Copy the records out again in full, keeping them identical.

------ Records supplied ------

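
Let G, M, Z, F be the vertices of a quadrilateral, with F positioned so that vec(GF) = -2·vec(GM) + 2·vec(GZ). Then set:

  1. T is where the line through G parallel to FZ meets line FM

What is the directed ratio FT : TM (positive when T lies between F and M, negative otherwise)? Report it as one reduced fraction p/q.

Work in coordinates with G = (0, 0), M = (1, 0), Z = (0, 1), F = (-2, 2).
1. T is where the line through G parallel to FZ meets line FM ⇒ T = (4, -2)
T = F + t·(M−F) with t = 2, so FT:TM = t:(1−t) = 2:-1

FT:TM = -2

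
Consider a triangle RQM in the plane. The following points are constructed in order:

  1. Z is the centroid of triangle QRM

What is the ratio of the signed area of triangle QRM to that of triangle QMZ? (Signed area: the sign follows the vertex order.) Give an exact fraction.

Assign R = (0, 0), Q = (1, 0), M = (0, 1) — the answer is frame-independent, so this choice is without loss of generality.
1. Z is the centroid of triangle QRM ⇒ Z = (1/3, 1/3)
2·[QRM] = -1, 2·[QMZ] = 1/3
[QRM]:[QMZ] = -1:1/3 = -3

[QRM]:[QMZ] = -3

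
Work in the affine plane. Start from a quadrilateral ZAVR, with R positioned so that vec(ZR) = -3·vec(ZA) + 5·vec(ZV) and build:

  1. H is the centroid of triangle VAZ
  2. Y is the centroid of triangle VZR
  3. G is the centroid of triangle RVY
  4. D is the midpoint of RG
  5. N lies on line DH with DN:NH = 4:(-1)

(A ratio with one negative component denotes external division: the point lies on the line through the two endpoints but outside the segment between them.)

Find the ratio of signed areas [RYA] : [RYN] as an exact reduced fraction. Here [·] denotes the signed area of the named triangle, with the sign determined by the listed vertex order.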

------

→ Problem solution:
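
Let G, M, Z, F be the vertices of a quadrilateral, with F positioned so that vec(GF) = -2·vec(GM) + 2·vec(GZ). Then set:

  1. T is where the line through G parallel to FZ meets line FM

What is the directed ratio FT : TM (positive when T lies between F and M, negative otherwise)? Report it as one reduced fraction p/q.

Work in coordinates with G = (0, 0), M = (1, 0), Z = (0, 1), F = (-2, 2).
1. T is where the line through G parallel to FZ meets line FM ⇒ T = (4, -2)
T = F + t·(M−F) with t = 2, so FT:TM = t:(1−t) = 2:-1

FT:TM = -2

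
Consider a triangle RQM in the plane. The following points are constructed in order:

  1. Z is the centroid of triangle QRM

What is the ratio of the signed area of triangle QRM to that of triangle QMZ? (Signed area: the sign follows the vertex order.) Give an exact fraction.

Assign R = (0, 0), Q = (1, 0), M = (0, 1) — the answer is frame-independent, so this choice is without loss of generality.
1. Z is the centroid of triangle QRM ⇒ Z = (1/3, 1/3)
2·[QRM] = -1, 2·[QMZ] = 1/3
[QRM]:[QMZ] = -1:1/3 = -3

[QRM]:[QMZ] = -3

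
Work in the affine plane. Start from a quadrilateral ZAVR, with R positioned so that vec(ZR) = -3·vec(ZA) + 5·vec(ZV) and build:

  1. H is the centroid of triangle VAZ
  2. Y is the centroid of triangle VZR
  3. G is the centroid of triangle RVY
  4. D is the midpoint of RG
  5. N lies on line DH with DN:NH = 4:(-1)

(A ratio with one negative component denotes external division: the point lies on the line through the two endpoints but outside the segment between them.)

Find the ratio of signed areas [RYA] : [RYN] as an exact reduced fraction. Here [·] denotes the signed area of the named triangle, with the sign determined by the listed vertex order.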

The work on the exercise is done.